Required work -> For each line below that contains the word "with", return that line.

Data provided ->
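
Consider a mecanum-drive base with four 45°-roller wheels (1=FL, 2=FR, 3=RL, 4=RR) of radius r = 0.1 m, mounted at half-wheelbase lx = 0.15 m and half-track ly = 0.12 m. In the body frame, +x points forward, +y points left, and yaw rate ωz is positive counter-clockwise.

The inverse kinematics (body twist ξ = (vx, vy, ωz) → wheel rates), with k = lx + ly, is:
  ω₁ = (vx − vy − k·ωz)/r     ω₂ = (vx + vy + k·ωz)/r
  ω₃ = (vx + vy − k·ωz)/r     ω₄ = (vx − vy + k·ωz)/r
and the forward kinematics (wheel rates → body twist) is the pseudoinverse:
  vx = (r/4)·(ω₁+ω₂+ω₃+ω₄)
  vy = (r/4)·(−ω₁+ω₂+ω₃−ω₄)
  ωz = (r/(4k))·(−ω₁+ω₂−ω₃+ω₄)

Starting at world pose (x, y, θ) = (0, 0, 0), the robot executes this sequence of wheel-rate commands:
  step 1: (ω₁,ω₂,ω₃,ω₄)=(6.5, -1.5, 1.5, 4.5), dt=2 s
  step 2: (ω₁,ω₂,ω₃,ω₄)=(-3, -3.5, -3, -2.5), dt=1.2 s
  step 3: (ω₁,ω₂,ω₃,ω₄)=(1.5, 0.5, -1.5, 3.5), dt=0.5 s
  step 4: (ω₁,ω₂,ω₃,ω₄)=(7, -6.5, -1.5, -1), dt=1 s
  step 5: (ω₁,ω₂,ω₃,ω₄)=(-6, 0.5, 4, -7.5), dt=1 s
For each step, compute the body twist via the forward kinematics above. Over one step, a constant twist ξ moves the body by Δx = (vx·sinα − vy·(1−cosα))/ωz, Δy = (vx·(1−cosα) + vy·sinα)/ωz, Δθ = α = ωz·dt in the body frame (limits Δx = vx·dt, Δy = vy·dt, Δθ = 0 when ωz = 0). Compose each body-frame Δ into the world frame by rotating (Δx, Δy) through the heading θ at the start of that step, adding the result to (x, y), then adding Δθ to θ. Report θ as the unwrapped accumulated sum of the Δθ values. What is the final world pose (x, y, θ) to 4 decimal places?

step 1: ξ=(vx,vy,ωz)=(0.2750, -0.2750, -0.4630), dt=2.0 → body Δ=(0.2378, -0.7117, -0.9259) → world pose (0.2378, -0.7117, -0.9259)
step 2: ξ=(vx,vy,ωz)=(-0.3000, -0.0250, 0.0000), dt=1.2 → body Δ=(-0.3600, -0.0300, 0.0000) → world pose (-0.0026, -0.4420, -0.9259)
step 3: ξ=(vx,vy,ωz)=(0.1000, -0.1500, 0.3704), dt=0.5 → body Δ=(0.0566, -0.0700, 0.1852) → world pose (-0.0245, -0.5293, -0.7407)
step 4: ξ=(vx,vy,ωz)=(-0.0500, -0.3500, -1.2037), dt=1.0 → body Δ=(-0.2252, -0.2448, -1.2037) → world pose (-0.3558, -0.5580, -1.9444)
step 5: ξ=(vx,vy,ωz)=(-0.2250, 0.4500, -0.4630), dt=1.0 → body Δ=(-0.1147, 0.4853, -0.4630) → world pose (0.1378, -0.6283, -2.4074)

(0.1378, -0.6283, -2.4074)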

Written answer ->
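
Consider a mecanum-drive base with four 45°-roller wheels (1=FL, 2=FR, 3=RL, 4=RR) of radius r = 0.1 m, mounted at half-wheelbase lx = 0.15 m and half-track ly = 0.12 m. In the body frame, +x points forward, +y points left, and yaw rate ωz is positive counter-clockwise.
The inverse kinematics (body twist ξ = (vx, vy, ωz) → wheel rates), with k = lx + ly, is: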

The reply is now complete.